What needs to be done:
Up to and including the line containing "ciphertext: BLVGCCNRETQPZBFFSNVKGATXUMIBFPCMBIVF", please reproduce the lines of the listing below, starting from the top.
= = = =
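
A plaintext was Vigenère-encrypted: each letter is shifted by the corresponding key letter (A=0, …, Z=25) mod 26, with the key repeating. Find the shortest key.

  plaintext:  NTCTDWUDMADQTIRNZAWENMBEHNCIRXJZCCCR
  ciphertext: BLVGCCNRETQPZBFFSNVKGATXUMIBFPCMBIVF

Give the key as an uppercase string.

OSTNZGT

  i= 0: B-N = 14 → O
  i= 1: L-T = 18 → S
  i= 2: V-C = 19 → T
  i= 3: G-T = 13 → N
  i= 4: C-D = 25 → Z
  i= 5: C-W =  6 → G
  i= 6: N-U = 19 → T
  i= 7: R-D = 14 → O
  i= 8: E-M = 18 → S
  i= 9: T-A = 19 → T
  i=10: Q-D = 13 → N
  i=11: P-Q = 25 → Z
  i=12: Z-T =  6 → G
  i=13: B-I = 19 → T
  i=14: F-R = 14 → O
  i=15: F-N = 18 → S
  i=16: S-Z = 19 → T
  i=17: N-A = 13 → N
  i=18: V-W = 25 → Z
  i=19: K-E =  6 → G
  i=20: G-N = 19 → T
  i=21: A-M = 14 → O
  i=22: T-B = 18 → S
  i=23: X-E = 19 → T
  i=24: U-H = 13 → N
  i=25: M-N = 25 → Z
  i=26: I-C =  6 → G
  i=27: B-I = 19 → T
  i=28: F-R = 14 → O
  i=29: P-X = 18 → S
  i=30: C-J = 19 → T
  i=31: M-Z = 13 → N
  i=32: B-C = 25 → Z
  i=33: I-C =  6 → G
  i=34: V-C = 19 → T
  i=35: F-R = 14 → O
  shifts repeat with period 7: OSTNZGT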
= = = =
Reply to the exercise:
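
A plaintext was Vigenère-encrypted: each letter is shifted by the corresponding key letter (A=0, …, Z=25) mod 26, with the key repeating. Find the shortest key.

  plaintext:  NTCTDWUDMADQTIRNZAWENMBEHNCIRXJZCCCR
  ciphertext: BLVGCCNRETQPZBFFSNVKGATXUMIBFPCMBIVF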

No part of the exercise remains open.